The problem — Below are entries; work out how many of their lines include the string "robot", and reply with the number only.

*** Data section

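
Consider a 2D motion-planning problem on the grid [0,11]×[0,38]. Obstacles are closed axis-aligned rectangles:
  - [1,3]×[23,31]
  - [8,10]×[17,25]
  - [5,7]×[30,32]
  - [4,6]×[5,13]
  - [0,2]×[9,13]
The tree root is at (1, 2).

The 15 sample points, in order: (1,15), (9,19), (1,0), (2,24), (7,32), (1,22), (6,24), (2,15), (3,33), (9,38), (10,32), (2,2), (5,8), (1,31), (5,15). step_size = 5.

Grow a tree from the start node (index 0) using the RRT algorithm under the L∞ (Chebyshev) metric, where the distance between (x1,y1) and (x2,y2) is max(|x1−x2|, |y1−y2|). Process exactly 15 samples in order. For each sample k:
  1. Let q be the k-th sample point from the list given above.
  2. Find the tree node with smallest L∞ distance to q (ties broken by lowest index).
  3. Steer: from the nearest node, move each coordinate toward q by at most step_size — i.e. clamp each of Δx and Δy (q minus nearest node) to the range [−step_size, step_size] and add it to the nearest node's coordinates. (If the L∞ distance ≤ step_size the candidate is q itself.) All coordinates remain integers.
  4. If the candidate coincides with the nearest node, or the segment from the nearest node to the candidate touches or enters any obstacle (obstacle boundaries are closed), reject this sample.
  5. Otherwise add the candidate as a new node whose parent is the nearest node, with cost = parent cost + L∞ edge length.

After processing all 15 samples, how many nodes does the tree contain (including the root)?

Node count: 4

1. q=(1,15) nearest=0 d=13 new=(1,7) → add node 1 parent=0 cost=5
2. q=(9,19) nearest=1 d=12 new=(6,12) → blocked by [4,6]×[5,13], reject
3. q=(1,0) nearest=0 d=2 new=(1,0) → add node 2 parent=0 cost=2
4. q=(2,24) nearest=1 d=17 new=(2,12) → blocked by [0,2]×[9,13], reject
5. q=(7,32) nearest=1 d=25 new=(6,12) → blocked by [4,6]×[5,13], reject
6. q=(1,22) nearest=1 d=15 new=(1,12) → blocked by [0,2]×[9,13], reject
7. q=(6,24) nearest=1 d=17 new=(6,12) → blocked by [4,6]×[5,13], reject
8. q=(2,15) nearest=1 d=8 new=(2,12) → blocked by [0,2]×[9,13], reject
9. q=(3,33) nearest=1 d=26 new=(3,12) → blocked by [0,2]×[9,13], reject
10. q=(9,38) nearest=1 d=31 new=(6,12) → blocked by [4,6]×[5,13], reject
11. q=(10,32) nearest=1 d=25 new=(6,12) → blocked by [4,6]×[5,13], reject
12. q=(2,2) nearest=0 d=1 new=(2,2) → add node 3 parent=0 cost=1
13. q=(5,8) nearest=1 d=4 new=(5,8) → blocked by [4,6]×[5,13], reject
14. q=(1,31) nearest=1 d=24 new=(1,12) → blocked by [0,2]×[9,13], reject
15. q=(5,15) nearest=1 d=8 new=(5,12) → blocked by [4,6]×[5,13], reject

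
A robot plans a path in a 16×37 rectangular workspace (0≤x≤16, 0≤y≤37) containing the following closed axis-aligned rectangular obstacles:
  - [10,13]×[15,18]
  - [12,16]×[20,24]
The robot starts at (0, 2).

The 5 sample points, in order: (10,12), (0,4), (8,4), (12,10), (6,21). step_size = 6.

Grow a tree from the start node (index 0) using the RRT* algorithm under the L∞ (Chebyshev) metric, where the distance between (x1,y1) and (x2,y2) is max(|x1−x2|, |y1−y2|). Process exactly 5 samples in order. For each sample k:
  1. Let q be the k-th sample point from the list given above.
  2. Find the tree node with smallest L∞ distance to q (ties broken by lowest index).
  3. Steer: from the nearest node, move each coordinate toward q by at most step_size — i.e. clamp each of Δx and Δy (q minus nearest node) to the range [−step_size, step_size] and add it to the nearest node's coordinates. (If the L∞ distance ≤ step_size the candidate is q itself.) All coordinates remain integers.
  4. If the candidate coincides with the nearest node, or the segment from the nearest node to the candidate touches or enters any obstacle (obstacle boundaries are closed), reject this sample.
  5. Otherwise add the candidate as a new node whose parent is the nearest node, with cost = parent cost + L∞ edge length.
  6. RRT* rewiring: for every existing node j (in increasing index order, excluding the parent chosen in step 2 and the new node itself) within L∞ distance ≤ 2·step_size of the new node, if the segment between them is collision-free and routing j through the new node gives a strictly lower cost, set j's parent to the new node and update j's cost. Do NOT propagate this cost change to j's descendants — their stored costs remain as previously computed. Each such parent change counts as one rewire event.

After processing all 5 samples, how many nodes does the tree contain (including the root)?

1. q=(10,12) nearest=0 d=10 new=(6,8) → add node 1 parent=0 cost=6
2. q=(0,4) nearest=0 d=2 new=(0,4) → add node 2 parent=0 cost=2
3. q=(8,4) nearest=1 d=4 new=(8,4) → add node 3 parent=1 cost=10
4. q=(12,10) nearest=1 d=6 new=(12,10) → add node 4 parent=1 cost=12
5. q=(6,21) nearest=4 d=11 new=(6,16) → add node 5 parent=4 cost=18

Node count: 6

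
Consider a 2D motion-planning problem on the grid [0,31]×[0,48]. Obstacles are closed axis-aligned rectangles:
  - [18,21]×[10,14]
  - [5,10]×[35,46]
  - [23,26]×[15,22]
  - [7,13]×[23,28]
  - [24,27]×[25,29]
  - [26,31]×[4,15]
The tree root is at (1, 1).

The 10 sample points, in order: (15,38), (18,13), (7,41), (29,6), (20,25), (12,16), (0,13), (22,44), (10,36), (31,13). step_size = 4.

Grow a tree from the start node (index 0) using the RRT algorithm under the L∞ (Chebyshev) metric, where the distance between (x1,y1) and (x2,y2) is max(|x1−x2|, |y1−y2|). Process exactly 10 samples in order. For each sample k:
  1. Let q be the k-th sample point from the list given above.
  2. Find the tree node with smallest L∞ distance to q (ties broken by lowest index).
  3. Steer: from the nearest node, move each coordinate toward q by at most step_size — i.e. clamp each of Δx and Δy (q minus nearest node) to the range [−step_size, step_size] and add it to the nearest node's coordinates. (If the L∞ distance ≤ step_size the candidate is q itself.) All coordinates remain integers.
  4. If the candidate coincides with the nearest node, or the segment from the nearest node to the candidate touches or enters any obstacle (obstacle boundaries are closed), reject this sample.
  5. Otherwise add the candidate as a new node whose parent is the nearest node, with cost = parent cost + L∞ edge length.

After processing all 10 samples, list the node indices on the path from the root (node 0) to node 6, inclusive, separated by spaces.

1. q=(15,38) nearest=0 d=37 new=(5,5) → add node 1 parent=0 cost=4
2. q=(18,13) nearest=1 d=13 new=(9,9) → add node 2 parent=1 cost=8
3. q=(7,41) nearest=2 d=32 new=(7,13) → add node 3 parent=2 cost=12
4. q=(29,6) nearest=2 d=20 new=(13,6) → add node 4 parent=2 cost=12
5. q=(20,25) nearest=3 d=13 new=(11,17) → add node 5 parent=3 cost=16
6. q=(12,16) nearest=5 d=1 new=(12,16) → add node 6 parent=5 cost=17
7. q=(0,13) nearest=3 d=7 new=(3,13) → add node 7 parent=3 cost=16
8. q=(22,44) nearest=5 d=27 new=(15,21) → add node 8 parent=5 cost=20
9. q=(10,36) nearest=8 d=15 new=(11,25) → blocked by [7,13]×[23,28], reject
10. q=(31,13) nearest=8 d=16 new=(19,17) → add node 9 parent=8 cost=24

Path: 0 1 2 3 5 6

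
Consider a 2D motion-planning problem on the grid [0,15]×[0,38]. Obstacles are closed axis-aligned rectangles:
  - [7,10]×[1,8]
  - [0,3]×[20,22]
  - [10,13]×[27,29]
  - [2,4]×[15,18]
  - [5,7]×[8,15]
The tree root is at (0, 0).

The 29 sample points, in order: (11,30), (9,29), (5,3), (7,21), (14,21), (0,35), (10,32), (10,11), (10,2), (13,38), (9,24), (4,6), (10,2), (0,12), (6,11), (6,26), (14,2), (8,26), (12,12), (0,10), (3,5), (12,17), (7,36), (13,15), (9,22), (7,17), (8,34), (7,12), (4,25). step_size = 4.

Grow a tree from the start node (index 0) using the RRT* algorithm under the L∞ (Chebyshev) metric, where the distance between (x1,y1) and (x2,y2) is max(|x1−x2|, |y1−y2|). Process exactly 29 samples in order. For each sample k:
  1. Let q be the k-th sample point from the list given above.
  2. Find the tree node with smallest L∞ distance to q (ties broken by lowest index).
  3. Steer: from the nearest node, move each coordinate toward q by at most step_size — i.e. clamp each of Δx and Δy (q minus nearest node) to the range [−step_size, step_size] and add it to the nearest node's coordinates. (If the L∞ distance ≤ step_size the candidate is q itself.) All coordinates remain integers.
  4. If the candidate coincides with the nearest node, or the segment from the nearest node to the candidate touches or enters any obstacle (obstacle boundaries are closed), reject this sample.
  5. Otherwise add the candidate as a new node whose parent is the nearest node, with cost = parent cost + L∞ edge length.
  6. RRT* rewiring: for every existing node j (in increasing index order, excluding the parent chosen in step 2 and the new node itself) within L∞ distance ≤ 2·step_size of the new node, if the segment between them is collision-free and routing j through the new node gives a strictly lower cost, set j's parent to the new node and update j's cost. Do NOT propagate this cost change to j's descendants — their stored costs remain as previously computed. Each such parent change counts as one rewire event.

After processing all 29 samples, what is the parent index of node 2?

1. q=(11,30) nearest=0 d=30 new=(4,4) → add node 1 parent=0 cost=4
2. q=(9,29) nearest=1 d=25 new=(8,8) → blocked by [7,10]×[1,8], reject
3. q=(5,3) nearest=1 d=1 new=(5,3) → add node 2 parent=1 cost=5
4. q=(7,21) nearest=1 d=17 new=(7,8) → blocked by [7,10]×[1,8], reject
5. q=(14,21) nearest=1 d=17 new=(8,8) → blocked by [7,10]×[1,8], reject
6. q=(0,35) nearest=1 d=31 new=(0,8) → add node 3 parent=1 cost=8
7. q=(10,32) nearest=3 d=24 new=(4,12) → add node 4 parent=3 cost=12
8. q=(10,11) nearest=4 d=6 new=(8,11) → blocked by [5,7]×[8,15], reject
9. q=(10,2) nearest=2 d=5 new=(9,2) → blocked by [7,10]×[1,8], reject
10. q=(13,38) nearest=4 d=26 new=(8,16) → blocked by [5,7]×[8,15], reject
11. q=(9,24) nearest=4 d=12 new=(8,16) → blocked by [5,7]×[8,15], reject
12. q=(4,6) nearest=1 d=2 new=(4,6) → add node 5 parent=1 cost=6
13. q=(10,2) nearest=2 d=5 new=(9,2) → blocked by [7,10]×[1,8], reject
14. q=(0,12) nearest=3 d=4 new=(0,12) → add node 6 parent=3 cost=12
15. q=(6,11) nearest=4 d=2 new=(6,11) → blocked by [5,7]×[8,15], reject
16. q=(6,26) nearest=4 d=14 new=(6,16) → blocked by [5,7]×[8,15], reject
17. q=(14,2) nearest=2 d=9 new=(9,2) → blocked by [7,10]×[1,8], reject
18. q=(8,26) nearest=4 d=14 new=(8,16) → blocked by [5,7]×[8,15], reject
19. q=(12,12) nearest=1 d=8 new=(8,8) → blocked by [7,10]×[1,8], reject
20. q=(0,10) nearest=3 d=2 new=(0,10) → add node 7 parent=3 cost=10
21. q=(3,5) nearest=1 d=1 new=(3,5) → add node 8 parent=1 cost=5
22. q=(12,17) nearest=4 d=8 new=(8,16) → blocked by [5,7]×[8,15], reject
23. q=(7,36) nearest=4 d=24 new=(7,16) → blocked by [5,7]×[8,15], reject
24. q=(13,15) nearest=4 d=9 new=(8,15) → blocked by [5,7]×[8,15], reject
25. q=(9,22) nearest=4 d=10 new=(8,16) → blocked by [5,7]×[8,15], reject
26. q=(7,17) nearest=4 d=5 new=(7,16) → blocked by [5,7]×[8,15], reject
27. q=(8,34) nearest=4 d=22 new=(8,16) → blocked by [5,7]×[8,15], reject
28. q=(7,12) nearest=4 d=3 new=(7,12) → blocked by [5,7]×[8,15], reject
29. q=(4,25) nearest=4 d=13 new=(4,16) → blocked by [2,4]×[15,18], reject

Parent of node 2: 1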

******

Result of this exercise — 2